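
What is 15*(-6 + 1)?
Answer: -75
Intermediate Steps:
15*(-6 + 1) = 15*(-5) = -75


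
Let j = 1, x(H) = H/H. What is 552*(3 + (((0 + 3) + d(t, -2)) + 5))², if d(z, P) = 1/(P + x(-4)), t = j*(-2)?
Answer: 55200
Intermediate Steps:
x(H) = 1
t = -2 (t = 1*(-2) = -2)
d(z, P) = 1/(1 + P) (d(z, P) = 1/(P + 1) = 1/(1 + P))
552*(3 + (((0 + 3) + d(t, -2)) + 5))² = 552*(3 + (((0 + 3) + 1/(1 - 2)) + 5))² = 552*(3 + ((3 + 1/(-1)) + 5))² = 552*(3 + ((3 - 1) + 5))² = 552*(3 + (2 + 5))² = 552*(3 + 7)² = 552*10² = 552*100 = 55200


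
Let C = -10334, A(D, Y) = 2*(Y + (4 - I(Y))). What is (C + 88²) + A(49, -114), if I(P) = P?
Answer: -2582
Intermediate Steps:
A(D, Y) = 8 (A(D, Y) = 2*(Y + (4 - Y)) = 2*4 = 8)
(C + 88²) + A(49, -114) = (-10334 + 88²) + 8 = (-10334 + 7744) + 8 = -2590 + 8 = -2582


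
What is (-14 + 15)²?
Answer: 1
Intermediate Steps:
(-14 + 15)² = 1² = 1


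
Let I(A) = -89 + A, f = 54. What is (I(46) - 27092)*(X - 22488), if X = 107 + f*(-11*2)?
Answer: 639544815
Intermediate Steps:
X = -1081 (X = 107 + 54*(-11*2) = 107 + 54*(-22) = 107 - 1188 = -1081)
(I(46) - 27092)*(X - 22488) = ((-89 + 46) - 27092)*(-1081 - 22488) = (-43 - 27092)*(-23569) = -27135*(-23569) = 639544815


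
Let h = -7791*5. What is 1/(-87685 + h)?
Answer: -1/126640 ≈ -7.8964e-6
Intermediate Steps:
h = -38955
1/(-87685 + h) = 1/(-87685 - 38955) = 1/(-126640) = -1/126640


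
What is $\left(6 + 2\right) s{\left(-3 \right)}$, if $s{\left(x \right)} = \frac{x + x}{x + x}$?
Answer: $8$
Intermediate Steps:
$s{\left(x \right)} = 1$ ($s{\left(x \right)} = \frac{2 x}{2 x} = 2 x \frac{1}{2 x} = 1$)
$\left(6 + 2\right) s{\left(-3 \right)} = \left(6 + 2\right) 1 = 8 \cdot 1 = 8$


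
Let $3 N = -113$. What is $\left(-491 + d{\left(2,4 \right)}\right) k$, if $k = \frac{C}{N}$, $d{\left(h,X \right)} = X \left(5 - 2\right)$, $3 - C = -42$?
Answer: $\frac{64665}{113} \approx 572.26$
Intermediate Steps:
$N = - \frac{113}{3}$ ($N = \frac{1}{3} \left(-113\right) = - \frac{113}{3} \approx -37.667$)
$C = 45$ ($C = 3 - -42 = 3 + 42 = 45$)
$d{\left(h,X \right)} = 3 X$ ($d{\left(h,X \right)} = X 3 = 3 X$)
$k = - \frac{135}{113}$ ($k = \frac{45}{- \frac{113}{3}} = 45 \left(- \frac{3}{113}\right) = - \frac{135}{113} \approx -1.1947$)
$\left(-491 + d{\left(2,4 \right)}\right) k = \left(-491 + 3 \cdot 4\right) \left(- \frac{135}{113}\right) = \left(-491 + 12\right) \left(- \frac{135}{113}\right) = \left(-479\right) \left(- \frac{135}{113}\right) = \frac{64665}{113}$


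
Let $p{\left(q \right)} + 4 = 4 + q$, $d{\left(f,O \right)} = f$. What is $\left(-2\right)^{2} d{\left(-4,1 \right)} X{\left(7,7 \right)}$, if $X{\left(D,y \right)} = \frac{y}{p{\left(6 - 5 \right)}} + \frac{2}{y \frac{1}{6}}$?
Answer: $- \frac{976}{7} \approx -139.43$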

--------------------------------

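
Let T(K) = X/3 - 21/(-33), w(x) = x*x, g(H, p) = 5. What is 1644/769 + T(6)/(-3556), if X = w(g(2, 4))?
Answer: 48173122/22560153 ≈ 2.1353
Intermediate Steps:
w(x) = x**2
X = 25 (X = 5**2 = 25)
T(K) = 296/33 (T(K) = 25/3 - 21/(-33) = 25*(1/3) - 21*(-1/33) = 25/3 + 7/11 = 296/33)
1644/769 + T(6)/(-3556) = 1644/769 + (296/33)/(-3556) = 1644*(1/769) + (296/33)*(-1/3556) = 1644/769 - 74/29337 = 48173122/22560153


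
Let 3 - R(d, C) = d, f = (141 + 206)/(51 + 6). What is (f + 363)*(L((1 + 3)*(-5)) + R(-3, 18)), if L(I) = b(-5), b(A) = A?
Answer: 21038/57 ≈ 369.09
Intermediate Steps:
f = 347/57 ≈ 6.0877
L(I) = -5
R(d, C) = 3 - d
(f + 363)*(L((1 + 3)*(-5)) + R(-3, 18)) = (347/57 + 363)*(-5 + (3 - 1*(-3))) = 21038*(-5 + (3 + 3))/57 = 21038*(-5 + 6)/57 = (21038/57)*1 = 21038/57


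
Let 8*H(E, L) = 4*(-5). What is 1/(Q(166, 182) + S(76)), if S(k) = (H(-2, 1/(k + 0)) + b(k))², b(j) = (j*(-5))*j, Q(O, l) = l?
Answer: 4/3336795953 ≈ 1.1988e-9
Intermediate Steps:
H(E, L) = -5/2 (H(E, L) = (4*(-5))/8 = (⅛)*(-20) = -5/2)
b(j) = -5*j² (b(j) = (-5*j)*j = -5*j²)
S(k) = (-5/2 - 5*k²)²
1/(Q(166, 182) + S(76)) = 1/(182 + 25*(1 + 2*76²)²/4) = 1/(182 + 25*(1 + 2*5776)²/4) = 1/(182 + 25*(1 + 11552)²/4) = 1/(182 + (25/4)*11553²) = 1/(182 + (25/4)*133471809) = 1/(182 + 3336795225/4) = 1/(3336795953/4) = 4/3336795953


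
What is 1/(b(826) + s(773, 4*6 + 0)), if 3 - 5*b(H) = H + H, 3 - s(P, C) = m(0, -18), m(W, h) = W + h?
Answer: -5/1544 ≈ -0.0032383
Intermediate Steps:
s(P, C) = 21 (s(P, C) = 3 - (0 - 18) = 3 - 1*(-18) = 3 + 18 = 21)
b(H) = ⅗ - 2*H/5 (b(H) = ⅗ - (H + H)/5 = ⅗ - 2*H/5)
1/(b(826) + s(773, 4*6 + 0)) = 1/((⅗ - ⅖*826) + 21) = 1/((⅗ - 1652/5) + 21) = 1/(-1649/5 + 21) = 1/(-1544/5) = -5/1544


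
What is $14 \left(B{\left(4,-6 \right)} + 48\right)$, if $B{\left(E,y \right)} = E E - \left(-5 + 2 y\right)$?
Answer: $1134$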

--------------------------------

§ EXERCISE PROMPT: Copy out only the lines above from the one with "Answer: -5/1544 ≈ -0.0032383" to the one with "Answer: $1134$", inclusive, exactly as they stand.

§ ANSWER SECTION:
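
Answer: -5/1544 ≈ -0.0032383
Intermediate Steps:
s(P, C) = 21 (s(P, C) = 3 - (0 - 18) = 3 - 1*(-18) = 3 + 18 = 21)
b(H) = ⅗ - 2*H/5 (b(H) = ⅗ - (H + H)/5 = ⅗ - 2*H/5)
1/(b(826) + s(773, 4*6 + 0)) = 1/((⅗ - ⅖*826) + 21) = 1/((⅗ - 1652/5) + 21) = 1/(-1649/5 + 21) = 1/(-1544/5) = -5/1544


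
What is $14 \left(B{\left(4,-6 \right)} + 48\right)$, if $B{\left(E,y \right)} = E E - \left(-5 + 2 y\right)$?
Answer: $1134$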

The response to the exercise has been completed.